**Work order**:
Nothing but the lines from the start of the entries through the line containing "H(s) = 2(s + 500) / (s + 40)" should appear in the answer, each given exactly.
_ _ _
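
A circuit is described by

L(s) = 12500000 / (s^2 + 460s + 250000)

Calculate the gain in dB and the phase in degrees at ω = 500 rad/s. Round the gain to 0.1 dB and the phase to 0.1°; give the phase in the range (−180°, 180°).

At s = jω = j500:
quadratic: (j500)² + 460·j500 + 250000 = 0 + j230000 → |·| ≈ 2.3e+05, ∠ ≈ 90.00°
|L| = 12500000 / 2.3e+05 ≈ 54.348
Gain = 20 log₁₀(54.348) ≈ 34.70 dB
∠L = 0.00° − 90.00° = -90.00°

34.7 dB, -90.0°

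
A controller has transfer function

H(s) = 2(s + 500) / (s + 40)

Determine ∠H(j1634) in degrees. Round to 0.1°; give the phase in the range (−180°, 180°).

At s = jω = j1634:
zero (s+500): 500 + j1634 → |·| = √(500²+1634²) = √2919956 ≈ 1708.8, ∠ = arctan(1634/500) ≈ 72.99°
pole (s+40): 40 + j1634 → |·| = √(40²+1634²) = √2671556 ≈ 1634.5, ∠ = arctan(1634/40) ≈ 88.60°
∠H = 72.99° − 88.60° = -15.61°

-15.6°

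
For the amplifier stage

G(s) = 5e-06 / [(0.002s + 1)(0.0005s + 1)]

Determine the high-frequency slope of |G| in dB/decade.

Each pole contributes −20 dB/decade at high frequency; each zero contributes +20 dB/decade.
Net: 0 zero(s) − 2 pole(s) → -40 dB/decade.

-40 dB/decade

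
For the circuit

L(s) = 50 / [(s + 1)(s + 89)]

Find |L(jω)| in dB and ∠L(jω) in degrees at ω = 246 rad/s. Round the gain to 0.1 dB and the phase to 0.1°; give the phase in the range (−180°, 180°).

-62.2 dB, -159.9°

At s = jω = j246:
pole (s+1): 1 + j246 → |·| = √(1²+246²) = √60517 ≈ 246, ∠ = arctan(246/1) ≈ 89.77°
pole (s+89): 89 + j246 → |·| = √(89²+246²) = √68437 ≈ 261.6, ∠ = arctan(246/89) ≈ 70.11°
|L| = 50 / 64354 ≈ 0.00077695
Gain = 20 log₁₀(0.00077695) ≈ -62.19 dB
∠L = 0.00° − 159.88° = -159.88°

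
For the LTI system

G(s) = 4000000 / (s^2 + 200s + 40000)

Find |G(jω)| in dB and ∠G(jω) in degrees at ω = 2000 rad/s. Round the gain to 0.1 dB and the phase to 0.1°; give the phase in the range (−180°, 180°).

At s = jω = j2000:
quadratic: (j2000)² + 200·j2000 + 40000 = -3960000 + j400000 → |·| ≈ 3.9802e+06, ∠ ≈ 174.23°
|G| = 4000000 / 3.9802e+06 ≈ 1.005
Gain = 20 log₁₀(1.005) ≈ 0.04 dB
∠G = 0.00° − 174.23° = -174.23°

0.0 dB, -174.2°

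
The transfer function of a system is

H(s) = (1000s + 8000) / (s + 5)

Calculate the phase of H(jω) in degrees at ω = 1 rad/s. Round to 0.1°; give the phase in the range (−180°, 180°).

-4.2°

Substitute s = j1:
Numerator: 1000(j1) + 8000 = 8000 + j1000
Denominator: (j1) + 5 = 5 + j1
|N| = √(8000² + 1000²) ≈ 8062.3, ∠N ≈ 7.13°
|D| = √(5² + 1²) ≈ 5.099, ∠D ≈ 11.31°
∠H = 7.13° − 11.31° = -4.18°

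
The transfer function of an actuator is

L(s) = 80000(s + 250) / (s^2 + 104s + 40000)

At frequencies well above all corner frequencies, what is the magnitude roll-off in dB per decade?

-20 dB/decade

Each pole contributes −20 dB/decade at high frequency; each zero contributes +20 dB/decade.
Net: 1 zero(s) − 2 pole(s) → -20 dB/decade.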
_ _ _
**Exercise result**:
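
A circuit is described by

L(s) = 12500000 / (s^2 + 460s + 250000)

Calculate the gain in dB and the phase in degrees at ω = 500 rad/s. Round the gain to 0.1 dB and the phase to 0.1°; give the phase in the range (−180°, 180°).

At s = jω = j500:
quadratic: (j500)² + 460·j500 + 250000 = 0 + j230000 → |·| ≈ 2.3e+05, ∠ ≈ 90.00°
|L| = 12500000 / 2.3e+05 ≈ 54.348
Gain = 20 log₁₀(54.348) ≈ 34.70 dB
∠L = 0.00° − 90.00° = -90.00°

34.7 dB, -90.0°

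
A controller has transfer function

H(s) = 2(s + 500) / (s + 40)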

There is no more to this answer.